* [WHAT THE TASK ASKS]:
Print out the full listing, exactly.

* [AVAILABLE RECORDS]:

§ §

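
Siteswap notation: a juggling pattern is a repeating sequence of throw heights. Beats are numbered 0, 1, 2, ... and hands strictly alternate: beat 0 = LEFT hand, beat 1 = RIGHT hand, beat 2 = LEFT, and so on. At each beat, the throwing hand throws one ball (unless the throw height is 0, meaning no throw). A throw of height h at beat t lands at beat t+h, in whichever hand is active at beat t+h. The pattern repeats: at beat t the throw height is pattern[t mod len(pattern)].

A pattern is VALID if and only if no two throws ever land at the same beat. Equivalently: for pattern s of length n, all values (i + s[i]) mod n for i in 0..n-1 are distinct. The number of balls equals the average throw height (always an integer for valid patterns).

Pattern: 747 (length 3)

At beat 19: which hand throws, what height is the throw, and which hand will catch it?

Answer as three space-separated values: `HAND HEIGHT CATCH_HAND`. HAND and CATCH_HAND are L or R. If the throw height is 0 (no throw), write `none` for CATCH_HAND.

Beat 19: 19 mod 2 = 1, so hand = R
Throw height = pattern[19 mod 3] = pattern[1] = 4
Lands at beat 19+4=23, 23 mod 2 = 1, so catch hand = R

Answer: R 4 R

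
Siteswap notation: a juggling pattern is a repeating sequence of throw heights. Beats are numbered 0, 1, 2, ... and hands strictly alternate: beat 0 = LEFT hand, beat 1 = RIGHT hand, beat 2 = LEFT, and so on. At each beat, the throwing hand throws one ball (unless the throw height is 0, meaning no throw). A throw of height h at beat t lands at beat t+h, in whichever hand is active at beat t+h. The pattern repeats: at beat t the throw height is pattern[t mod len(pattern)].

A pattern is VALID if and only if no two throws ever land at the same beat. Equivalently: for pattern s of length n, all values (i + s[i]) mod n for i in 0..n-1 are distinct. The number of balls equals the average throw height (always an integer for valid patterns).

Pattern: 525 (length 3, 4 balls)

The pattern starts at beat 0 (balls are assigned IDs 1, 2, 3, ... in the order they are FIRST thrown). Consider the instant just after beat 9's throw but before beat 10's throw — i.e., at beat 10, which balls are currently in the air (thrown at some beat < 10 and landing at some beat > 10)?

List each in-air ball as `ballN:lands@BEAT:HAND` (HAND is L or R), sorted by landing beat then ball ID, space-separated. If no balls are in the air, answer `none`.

Answer: ball4:lands@11:R ball2:lands@13:R ball3:lands@14:L

Derivation:
Beat 0 (L): throw ball1 h=5 -> lands@5:R; in-air after throw: [b1@5:R]
Beat 1 (R): throw ball2 h=2 -> lands@3:R; in-air after throw: [b2@3:R b1@5:R]
Beat 2 (L): throw ball3 h=5 -> lands@7:R; in-air after throw: [b2@3:R b1@5:R b3@7:R]
Beat 3 (R): throw ball2 h=5 -> lands@8:L; in-air after throw: [b1@5:R b3@7:R b2@8:L]
Beat 4 (L): throw ball4 h=2 -> lands@6:L; in-air after throw: [b1@5:R b4@6:L b3@7:R b2@8:L]
Beat 5 (R): throw ball1 h=5 -> lands@10:L; in-air after throw: [b4@6:L b3@7:R b2@8:L b1@10:L]
Beat 6 (L): throw ball4 h=5 -> lands@11:R; in-air after throw: [b3@7:R b2@8:L b1@10:L b4@11:R]
Beat 7 (R): throw ball3 h=2 -> lands@9:R; in-air after throw: [b2@8:L b3@9:R b1@10:L b4@11:R]
Beat 8 (L): throw ball2 h=5 -> lands@13:R; in-air after throw: [b3@9:R b1@10:L b4@11:R b2@13:R]
Beat 9 (R): throw ball3 h=5 -> lands@14:L; in-air after throw: [b1@10:L b4@11:R b2@13:R b3@14:L]
Beat 10 (L): throw ball1 h=2 -> lands@12:L; in-air after throw: [b4@11:R b1@12:L b2@13:R b3@14:L]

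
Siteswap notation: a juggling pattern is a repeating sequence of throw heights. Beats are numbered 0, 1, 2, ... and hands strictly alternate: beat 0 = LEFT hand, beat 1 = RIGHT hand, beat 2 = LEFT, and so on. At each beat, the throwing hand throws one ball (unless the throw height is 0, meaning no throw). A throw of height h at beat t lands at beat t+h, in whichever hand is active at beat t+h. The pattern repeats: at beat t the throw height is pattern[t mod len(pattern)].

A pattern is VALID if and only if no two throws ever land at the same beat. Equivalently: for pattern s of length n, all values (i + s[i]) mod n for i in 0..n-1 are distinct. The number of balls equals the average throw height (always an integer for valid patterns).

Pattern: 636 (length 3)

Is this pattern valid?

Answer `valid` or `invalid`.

i=0: (i + s[i]) mod n = (0 + 6) mod 3 = 0
i=1: (i + s[i]) mod n = (1 + 3) mod 3 = 1
i=2: (i + s[i]) mod n = (2 + 6) mod 3 = 2
Residues: [0, 1, 2], distinct: True

Answer: valid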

§ §

* [YOUR RESPONSE]:
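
Siteswap notation: a juggling pattern is a repeating sequence of throw heights. Beats are numbered 0, 1, 2, ... and hands strictly alternate: beat 0 = LEFT hand, beat 1 = RIGHT hand, beat 2 = LEFT, and so on. At each beat, the throwing hand throws one ball (unless the throw height is 0, meaning no throw). A throw of height h at beat t lands at beat t+h, in whichever hand is active at beat t+h. The pattern repeats: at beat t the throw height is pattern[t mod len(pattern)].

A pattern is VALID if and only if no two throws ever land at the same beat. Equivalently: for pattern s of length n, all values (i + s[i]) mod n for i in 0..n-1 are distinct. The number of balls equals the average throw height (always an integer for valid patterns).

Pattern: 747 (length 3)

At beat 19: which hand throws, what height is the throw, and which hand will catch it?

Answer as three space-separated values: `HAND HEIGHT CATCH_HAND`. HAND and CATCH_HAND are L or R. If the throw height is 0 (no throw), write `none` for CATCH_HAND.

Beat 19: 19 mod 2 = 1, so hand = R
Throw height = pattern[19 mod 3] = pattern[1] = 4
Lands at beat 19+4=23, 23 mod 2 = 1, so catch hand = R

Answer: R 4 R

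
Siteswap notation: a juggling pattern is a repeating sequence of throw heights. Beats are numbered 0, 1, 2, ... and hands strictly alternate: beat 0 = LEFT hand, beat 1 = RIGHT hand, beat 2 = LEFT, and so on. At each beat, the throwing hand throws one ball (unless the throw height is 0, meaning no throw). A throw of height h at beat t lands at beat t+h, in whichever hand is active at beat t+h. The pattern repeats: at beat t the throw height is pattern[t mod len(pattern)].

A pattern is VALID if and only if no two throws ever land at the same beat. Equivalently: for pattern s of length n, all values (i + s[i]) mod n for i in 0..n-1 are distinct. The number of balls equals the average throw height (always an integer for valid patterns).

Pattern: 525 (length 3, 4 balls)

The pattern starts at beat 0 (balls are assigned IDs 1, 2, 3, ... in the order they are FIRST thrown). Consider the instant just after beat 9's throw but before beat 10's throw — i.e., at beat 10, which balls are currently in the air (thrown at some beat < 10 and landing at some beat > 10)?

List each in-air ball as `ballN:lands@BEAT:HAND` (HAND is L or R), sorted by landing beat then ball ID, space-separated. If no balls are in the air, answer `none`.

Answer: ball4:lands@11:R ball2:lands@13:R ball3:lands@14:L

Derivation:
Beat 0 (L): throw ball1 h=5 -> lands@5:R; in-air after throw: [b1@5:R]
Beat 1 (R): throw ball2 h=2 -> lands@3:R; in-air after throw: [b2@3:R b1@5:R]
Beat 2 (L): throw ball3 h=5 -> lands@7:R; in-air after throw: [b2@3:R b1@5:R b3@7:R]
Beat 3 (R): throw ball2 h=5 -> lands@8:L; in-air after throw: [b1@5:R b3@7:R b2@8:L]
Beat 4 (L): throw ball4 h=2 -> lands@6:L; in-air after throw: [b1@5:R b4@6:L b3@7:R b2@8:L]
Beat 5 (R): throw ball1 h=5 -> lands@10:L; in-air after throw: [b4@6:L b3@7:R b2@8:L b1@10:L]
Beat 6 (L): throw ball4 h=5 -> lands@11:R; in-air after throw: [b3@7:R b2@8:L b1@10:L b4@11:R]
Beat 7 (R): throw ball3 h=2 -> lands@9:R; in-air after throw: [b2@8:L b3@9:R b1@10:L b4@11:R]
Beat 8 (L): throw ball2 h=5 -> lands@13:R; in-air after throw: [b3@9:R b1@10:L b4@11:R b2@13:R]
Beat 9 (R): throw ball3 h=5 -> lands@14:L; in-air after throw: [b1@10:L b4@11:R b2@13:R b3@14:L]
Beat 10 (L): throw ball1 h=2 -> lands@12:L; in-air after throw: [b4@11:R b1@12:L b2@13:R b3@14:L]

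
Siteswap notation: a juggling pattern is a repeating sequence of throw heights. Beats are numbered 0, 1, 2, ... and hands strictly alternate: beat 0 = LEFT hand, beat 1 = RIGHT hand, beat 2 = LEFT, and so on. At each beat, the throwing hand throws one ball (unless the throw height is 0, meaning no throw). A throw of height h at beat t lands at beat t+h, in whichever hand is active at beat t+h. The pattern repeats: at beat t the throw height is pattern[t mod len(pattern)].

A pattern is VALID if and only if no two throws ever land at the same beat. Equivalently: for pattern s of length n, all values (i + s[i]) mod n for i in 0..n-1 are distinct. The number of balls equals the average throw height (always an integer for valid patterns).

Pattern: 636 (length 3)

Is this pattern valid?

Answer `valid` or `invalid`.

i=0: (i + s[i]) mod n = (0 + 6) mod 3 = 0
i=1: (i + s[i]) mod n = (1 + 3) mod 3 = 1
i=2: (i + s[i]) mod n = (2 + 6) mod 3 = 2
Residues: [0, 1, 2], distinct: True

Answer: valid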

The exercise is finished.